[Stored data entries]
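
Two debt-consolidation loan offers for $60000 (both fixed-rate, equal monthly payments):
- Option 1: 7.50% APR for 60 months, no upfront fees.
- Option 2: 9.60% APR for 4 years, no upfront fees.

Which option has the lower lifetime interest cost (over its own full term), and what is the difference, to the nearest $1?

Option 1 by $356

Option 1: at 7.50% the monthly rate is 0.0062500, so the payment is 60,000 × 0.0062500 / (1 − 1.0062500^−60) = $1,202.28.
Total interest on Option 1 = 60 × $1,202.28 − $60,000 = $12,136.80.
Option 2: at 9.60% the monthly rate is 0.0080000, so the payment is 60,000 × 0.0080000 / (1 − 1.0080000^−48) = $1,510.26.
Total interest on Option 2 = 48 × $1,510.26 − $60,000 = $12,492.48.
Option 1 is lower by $355.68.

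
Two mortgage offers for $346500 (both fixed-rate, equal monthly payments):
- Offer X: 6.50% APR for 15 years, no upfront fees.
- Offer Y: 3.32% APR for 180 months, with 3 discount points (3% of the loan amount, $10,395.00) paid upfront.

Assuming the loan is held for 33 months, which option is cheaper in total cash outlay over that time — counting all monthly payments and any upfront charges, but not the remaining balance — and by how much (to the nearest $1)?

Offer Y by $8,476

Offer X: monthly rate = 6.5%/12 = 0.0054167; payment = 346,500 × 0.0054167 / (1 − (1+0.0054167)^−180) = $3,018.39.
Offer Y: monthly rate = 3.32%/12 = 0.0027667; payment = 346,500 × 0.0027667 / (1 − (1+0.0027667)^−180) = $2,446.55.
Over 33 months: Offer X costs 33 × $3,018.39 = $99,606.87; Offer Y costs 33 × $2,446.55 + $10,395.00 = $91,131.15.
Offer Y is cheaper by $99,606.87 − $91,131.15 = $8,475.72.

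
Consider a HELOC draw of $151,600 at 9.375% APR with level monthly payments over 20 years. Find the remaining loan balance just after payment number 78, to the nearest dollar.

With monthly rate i = 9.375%/12 = 0.0078125, the balance after k of n payments is P · [(1+i)^n − (1+i)^k] / [(1+i)^n − 1].
(1+0.0078125)^240 = 6.47347919 and (1+0.0078125)^78 = 1.83493114, so the balance is 151,600 × (6.47347919 − 1.83493114) / (6.47347919 − 1) = $128,474.75.

$128,475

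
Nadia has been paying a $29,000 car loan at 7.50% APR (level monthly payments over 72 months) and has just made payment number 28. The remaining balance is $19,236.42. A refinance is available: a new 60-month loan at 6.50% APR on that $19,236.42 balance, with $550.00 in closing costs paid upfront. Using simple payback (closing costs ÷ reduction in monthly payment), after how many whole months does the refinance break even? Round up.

5 months

Current payment = 29,000 × 7.5%/12 / (1 − (1+0.0062500)^−72) = $501.41.
Refinanced payment = 19,236.42 × 0.0054167 / (1 − (1+0.0054167)^−60) = $376.38.
Monthly savings = $501.41 − $376.38 = $125.03.
Break-even = $550.00 / $125.03 = 4.40 → 5 months.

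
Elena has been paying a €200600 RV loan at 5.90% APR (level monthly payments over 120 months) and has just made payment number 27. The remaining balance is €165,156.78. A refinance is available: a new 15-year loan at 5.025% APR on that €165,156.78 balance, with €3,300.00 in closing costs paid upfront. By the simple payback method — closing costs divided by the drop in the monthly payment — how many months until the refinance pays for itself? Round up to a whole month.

Current payment = 200,600 × 5.9%/12 / (1 − (1+0.0049167)^−120) = €2,217.01.
Refinanced payment = 165,156.78 × 0.0041875 / (1 − (1+0.0041875)^−180) = €1,308.20.
Monthly savings = €2,217.01 − €1,308.20 = €908.81.
Break-even = €3,300.00 / €908.81 = 3.63 → 4 months.

4 months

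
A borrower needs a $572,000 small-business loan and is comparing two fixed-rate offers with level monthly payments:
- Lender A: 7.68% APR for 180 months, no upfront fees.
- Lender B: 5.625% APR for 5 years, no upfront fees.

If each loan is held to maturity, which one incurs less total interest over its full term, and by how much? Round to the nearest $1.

Lender A: monthly rate = 7.68%/12 = 0.0064000; payment = 572,000 × 0.0064000 / (1 − (1+0.0064000)^−180) = $5,361.19.
Total interest on Lender A = 180 × $5,361.19 − $572,000 = $393,014.20.
Lender B: at 5.625% the monthly rate is 0.0046875, so the payment is 572,000 × 0.0046875 / (1 − 1.0046875^−60) = $10,958.90.
Total interest on Lender B = 60 × $10,958.90 − $572,000 = $85,534.00.
Lender B is lower by $307,480.20.

Lender B by $307,480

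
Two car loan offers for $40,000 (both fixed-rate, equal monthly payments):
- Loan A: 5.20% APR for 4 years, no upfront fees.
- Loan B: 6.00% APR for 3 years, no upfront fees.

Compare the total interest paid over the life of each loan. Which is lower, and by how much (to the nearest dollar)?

Loan A: at 5.20% the monthly rate is 0.0043333, so the payment is 40,000 × 0.0043333 / (1 − 1.0043333^−48) = $924.80.
Total interest on Loan A = 48 × $924.80 − $40,000 = $4,390.40.
Loan B: at 6.00% the monthly rate is 0.0050000, so the payment is 40,000 × 0.0050000 / (1 − 1.0050000^−36) = $1,216.88.
Total interest on Loan B = 36 × $1,216.88 − $40,000 = $3,807.68.
Loan B is lower by $582.72.

Loan B by $583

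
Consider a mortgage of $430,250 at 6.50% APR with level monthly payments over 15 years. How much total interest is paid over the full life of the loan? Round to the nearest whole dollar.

$244,379

At 6.50% the monthly rate is 0.0054167, so the payment is 430,250 × 0.0054167 / (1 − 1.0054167^−180) = $3,747.94.
Total paid = 180 × $3,747.94 = $674,629.20; interest = $674,629.20 − $430,250 = $244,379.20.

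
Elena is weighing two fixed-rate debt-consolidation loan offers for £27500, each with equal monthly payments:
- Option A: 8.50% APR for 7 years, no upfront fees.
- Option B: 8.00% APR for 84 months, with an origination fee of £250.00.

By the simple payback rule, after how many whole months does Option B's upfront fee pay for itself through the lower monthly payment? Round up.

37 months

Option A: monthly rate = 8.5%/12 = 0.0070833; payment = 27,500 × 0.0070833 / (1 − (1+0.0070833)^−84) = £435.50.
Option B: monthly rate = 8%/12 = 0.0066667; payment = 27,500 × 0.0066667 / (1 − (1+0.0066667)^−84) = £428.62.
Monthly savings = £435.50 − £428.62 = £6.88.
Break-even = £250.00 / £6.88 = 36.34 → 37 months.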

Work to be completed: Read through the entries above, and wherever a line holds the string "debt", copy it.

Answer below:
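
Two debt-consolidation loan offers for $60000 (both fixed-rate, equal monthly payments):
Elena is weighing two fixed-rate debt-consolidation loan offers for £27500, each with equal monthly payments: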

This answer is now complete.